# What to produce
The listing that follows must be retyped in full, exactly.
:::
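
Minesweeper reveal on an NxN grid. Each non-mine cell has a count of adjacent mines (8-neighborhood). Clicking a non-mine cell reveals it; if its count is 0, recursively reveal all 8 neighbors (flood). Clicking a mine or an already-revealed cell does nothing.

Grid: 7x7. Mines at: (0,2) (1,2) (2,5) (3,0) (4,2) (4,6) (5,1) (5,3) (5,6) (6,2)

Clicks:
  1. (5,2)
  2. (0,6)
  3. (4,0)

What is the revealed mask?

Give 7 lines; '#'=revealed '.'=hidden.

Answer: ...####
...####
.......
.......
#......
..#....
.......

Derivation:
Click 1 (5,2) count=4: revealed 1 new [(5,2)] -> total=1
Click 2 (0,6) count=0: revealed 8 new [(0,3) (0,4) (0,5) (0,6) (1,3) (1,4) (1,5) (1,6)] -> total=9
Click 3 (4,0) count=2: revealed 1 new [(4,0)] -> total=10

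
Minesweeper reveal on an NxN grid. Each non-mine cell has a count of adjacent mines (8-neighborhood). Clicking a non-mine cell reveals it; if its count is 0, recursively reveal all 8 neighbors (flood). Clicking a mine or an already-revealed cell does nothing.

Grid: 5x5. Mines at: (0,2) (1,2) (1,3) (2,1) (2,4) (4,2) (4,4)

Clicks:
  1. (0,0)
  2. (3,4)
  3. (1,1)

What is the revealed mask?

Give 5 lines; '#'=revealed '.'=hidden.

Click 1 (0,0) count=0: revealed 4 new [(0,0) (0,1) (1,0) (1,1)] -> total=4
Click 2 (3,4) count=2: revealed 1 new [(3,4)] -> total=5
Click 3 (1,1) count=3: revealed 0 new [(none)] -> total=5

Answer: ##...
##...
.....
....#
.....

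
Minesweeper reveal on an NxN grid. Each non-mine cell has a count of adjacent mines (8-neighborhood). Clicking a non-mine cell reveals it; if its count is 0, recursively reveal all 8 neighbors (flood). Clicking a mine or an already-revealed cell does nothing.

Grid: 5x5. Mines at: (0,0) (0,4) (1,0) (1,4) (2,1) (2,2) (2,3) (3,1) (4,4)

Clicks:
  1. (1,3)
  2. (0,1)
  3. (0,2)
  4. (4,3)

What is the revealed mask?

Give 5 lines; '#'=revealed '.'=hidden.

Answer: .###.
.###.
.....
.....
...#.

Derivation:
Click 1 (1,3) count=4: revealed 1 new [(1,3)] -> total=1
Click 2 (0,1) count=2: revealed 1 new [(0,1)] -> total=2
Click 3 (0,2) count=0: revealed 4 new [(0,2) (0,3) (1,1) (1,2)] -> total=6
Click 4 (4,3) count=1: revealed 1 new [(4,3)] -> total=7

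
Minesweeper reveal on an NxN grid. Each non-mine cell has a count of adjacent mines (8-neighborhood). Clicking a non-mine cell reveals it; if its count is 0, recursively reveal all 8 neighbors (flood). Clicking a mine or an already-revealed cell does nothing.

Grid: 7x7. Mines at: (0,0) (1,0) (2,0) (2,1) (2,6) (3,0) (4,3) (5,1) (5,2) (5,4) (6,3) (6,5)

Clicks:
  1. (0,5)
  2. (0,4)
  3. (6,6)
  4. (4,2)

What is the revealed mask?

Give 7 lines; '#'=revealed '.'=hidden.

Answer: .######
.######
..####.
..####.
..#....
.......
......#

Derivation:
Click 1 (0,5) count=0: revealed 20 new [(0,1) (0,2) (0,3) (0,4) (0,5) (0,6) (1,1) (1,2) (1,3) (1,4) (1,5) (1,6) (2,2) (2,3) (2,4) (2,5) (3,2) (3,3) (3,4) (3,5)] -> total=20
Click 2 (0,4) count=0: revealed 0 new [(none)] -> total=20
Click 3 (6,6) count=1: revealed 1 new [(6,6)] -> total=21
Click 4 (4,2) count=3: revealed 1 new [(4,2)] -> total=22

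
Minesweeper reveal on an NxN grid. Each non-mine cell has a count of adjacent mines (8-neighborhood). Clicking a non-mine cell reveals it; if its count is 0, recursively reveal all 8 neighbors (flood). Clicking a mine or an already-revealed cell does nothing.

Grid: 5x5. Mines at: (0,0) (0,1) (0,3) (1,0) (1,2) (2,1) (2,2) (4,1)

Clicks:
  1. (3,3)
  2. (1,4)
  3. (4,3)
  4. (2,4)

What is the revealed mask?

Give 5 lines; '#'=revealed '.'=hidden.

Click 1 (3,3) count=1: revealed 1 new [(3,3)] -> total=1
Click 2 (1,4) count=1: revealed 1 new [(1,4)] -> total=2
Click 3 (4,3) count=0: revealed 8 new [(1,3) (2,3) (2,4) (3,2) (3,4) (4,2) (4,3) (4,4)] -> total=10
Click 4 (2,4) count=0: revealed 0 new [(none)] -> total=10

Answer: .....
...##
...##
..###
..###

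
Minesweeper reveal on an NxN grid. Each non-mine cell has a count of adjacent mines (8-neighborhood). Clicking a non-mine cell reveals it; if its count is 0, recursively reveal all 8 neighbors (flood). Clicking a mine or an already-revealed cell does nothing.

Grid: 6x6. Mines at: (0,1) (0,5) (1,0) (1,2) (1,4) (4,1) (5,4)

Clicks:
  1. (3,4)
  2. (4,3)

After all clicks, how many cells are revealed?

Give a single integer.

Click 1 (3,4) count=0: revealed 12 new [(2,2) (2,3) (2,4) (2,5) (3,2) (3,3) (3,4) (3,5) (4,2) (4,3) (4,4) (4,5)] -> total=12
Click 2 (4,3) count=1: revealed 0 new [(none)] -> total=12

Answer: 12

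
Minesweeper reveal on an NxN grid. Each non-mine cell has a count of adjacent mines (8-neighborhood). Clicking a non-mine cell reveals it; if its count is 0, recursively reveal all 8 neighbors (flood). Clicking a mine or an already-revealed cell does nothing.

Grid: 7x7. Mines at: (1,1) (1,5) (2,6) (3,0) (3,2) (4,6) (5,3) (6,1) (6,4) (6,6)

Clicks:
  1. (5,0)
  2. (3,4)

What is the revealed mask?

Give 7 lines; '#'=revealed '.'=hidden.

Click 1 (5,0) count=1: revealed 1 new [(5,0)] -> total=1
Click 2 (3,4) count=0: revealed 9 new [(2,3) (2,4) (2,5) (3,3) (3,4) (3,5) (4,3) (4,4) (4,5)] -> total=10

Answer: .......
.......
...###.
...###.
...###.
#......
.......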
:::
# Result of the task
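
Minesweeper reveal on an NxN grid. Each non-mine cell has a count of adjacent mines (8-neighborhood). Clicking a non-mine cell reveals it; if its count is 0, recursively reveal all 8 neighbors (flood). Clicking a mine or an already-revealed cell does nothing.

Grid: 7x7. Mines at: (0,2) (1,2) (2,5) (3,0) (4,2) (4,6) (5,1) (5,3) (5,6) (6,2)

Clicks:
  1. (5,2)
  2. (0,6)
  3. (4,0)

What is the revealed mask?

Give 7 lines; '#'=revealed '.'=hidden.

Answer: ...####
...####
.......
.......
#......
..#....
.......

Derivation:
Click 1 (5,2) count=4: revealed 1 new [(5,2)] -> total=1
Click 2 (0,6) count=0: revealed 8 new [(0,3) (0,4) (0,5) (0,6) (1,3) (1,4) (1,5) (1,6)] -> total=9
Click 3 (4,0) count=2: revealed 1 new [(4,0)] -> total=10

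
Minesweeper reveal on an NxN grid. Each non-mine cell has a count of adjacent mines (8-neighborhood). Clicking a non-mine cell reveals it; if its count is 0, recursively reveal all 8 neighbors (flood). Clicking a mine or an already-revealed cell does nothing.

Grid: 5x5. Mines at: (0,2) (1,2) (1,3) (2,1) (2,4) (4,2) (4,4)

Clicks:
  1. (0,0)
  2. (3,4)
  3. (1,1)

What is the revealed mask?

Give 5 lines; '#'=revealed '.'=hidden.

Click 1 (0,0) count=0: revealed 4 new [(0,0) (0,1) (1,0) (1,1)] -> total=4
Click 2 (3,4) count=2: revealed 1 new [(3,4)] -> total=5
Click 3 (1,1) count=3: revealed 0 new [(none)] -> total=5

Answer: ##...
##...
.....
....#
.....

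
Minesweeper reveal on an NxN grid. Each non-mine cell has a count of adjacent mines (8-neighborhood). Clicking a non-mine cell reveals it; if its count is 0, recursively reveal all 8 neighbors (flood). Clicking a mine or an already-revealed cell does nothing.

Grid: 5x5. Mines at: (0,0) (0,4) (1,0) (1,4) (2,1) (2,2) (2,3) (3,1) (4,4)

Clicks:
  1. (1,3)
  2. (0,1)
  3. (0,2)
  4. (4,3)

What is the revealed mask?

Give 5 lines; '#'=revealed '.'=hidden.

Answer: .###.
.###.
.....
.....
...#.

Derivation:
Click 1 (1,3) count=4: revealed 1 new [(1,3)] -> total=1
Click 2 (0,1) count=2: revealed 1 new [(0,1)] -> total=2
Click 3 (0,2) count=0: revealed 4 new [(0,2) (0,3) (1,1) (1,2)] -> total=6
Click 4 (4,3) count=1: revealed 1 new [(4,3)] -> total=7

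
Minesweeper reveal on an NxN grid. Each non-mine cell has a count of adjacent mines (8-neighborhood). Clicking a non-mine cell reveals it; if its count is 0, recursively reveal all 8 neighbors (flood). Clicking a mine or an already-revealed cell does nothing.

Grid: 7x7. Mines at: (0,0) (1,0) (2,0) (2,1) (2,6) (3,0) (4,3) (5,1) (5,2) (5,4) (6,3) (6,5)

Clicks:
  1. (0,5)
  2. (0,4)
  3. (6,6)
  4. (4,2)

What is the revealed mask?

Give 7 lines; '#'=revealed '.'=hidden.

Answer: .######
.######
..####.
..####.
..#....
.......
......#

Derivation:
Click 1 (0,5) count=0: revealed 20 new [(0,1) (0,2) (0,3) (0,4) (0,5) (0,6) (1,1) (1,2) (1,3) (1,4) (1,5) (1,6) (2,2) (2,3) (2,4) (2,5) (3,2) (3,3) (3,4) (3,5)] -> total=20
Click 2 (0,4) count=0: revealed 0 new [(none)] -> total=20
Click 3 (6,6) count=1: revealed 1 new [(6,6)] -> total=21
Click 4 (4,2) count=3: revealed 1 new [(4,2)] -> total=22

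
Minesweeper reveal on an NxN grid. Each non-mine cell has a count of adjacent mines (8-neighborhood). Clicking a non-mine cell reveals it; if its count is 0, recursively reveal all 8 neighbors (flood). Clicking a mine or an already-revealed cell does nothing.

Grid: 5x5. Mines at: (0,0) (0,1) (0,3) (1,0) (1,2) (2,1) (2,2) (4,1)

Clicks:
  1. (3,3)
  2. (1,4)
  3. (4,3)
  4. (2,4)

What is the revealed mask?

Give 5 lines; '#'=revealed '.'=hidden.

Click 1 (3,3) count=1: revealed 1 new [(3,3)] -> total=1
Click 2 (1,4) count=1: revealed 1 new [(1,4)] -> total=2
Click 3 (4,3) count=0: revealed 8 new [(1,3) (2,3) (2,4) (3,2) (3,4) (4,2) (4,3) (4,4)] -> total=10
Click 4 (2,4) count=0: revealed 0 new [(none)] -> total=10

Answer: .....
...##
...##
..###
..###

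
Minesweeper reveal on an NxN grid. Each non-mine cell has a count of adjacent mines (8-neighborhood). Clicking a non-mine cell reveals it; if its count is 0, recursively reveal all 8 neighbors (flood). Clicking a mine or an already-revealed cell does nothing.

Grid: 6x6. Mines at: (0,1) (0,5) (1,0) (1,2) (1,4) (4,1) (5,4)

Clicks:
  1. (3,4)
  2. (4,3)

After all clicks, how many cells are revealed?

Give a single integer.

Click 1 (3,4) count=0: revealed 12 new [(2,2) (2,3) (2,4) (2,5) (3,2) (3,3) (3,4) (3,5) (4,2) (4,3) (4,4) (4,5)] -> total=12
Click 2 (4,3) count=1: revealed 0 new [(none)] -> total=12

Answer: 12

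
Minesweeper reveal on an NxN grid. Each non-mine cell has a count of adjacent mines (8-neighborhood). Clicking a non-mine cell reveals it; if its count is 0, recursively reveal all 8 neighbors (flood). Clicking a mine or an already-revealed cell does nothing.

Grid: 7x7. Mines at: (1,1) (1,5) (2,6) (3,0) (3,2) (4,6) (5,3) (6,1) (6,4) (6,6)

Clicks:
  1. (5,0)
  2. (3,4)

What is the revealed mask?

Give 7 lines; '#'=revealed '.'=hidden.

Click 1 (5,0) count=1: revealed 1 new [(5,0)] -> total=1
Click 2 (3,4) count=0: revealed 9 new [(2,3) (2,4) (2,5) (3,3) (3,4) (3,5) (4,3) (4,4) (4,5)] -> total=10

Answer: .......
.......
...###.
...###.
...###.
#......
.......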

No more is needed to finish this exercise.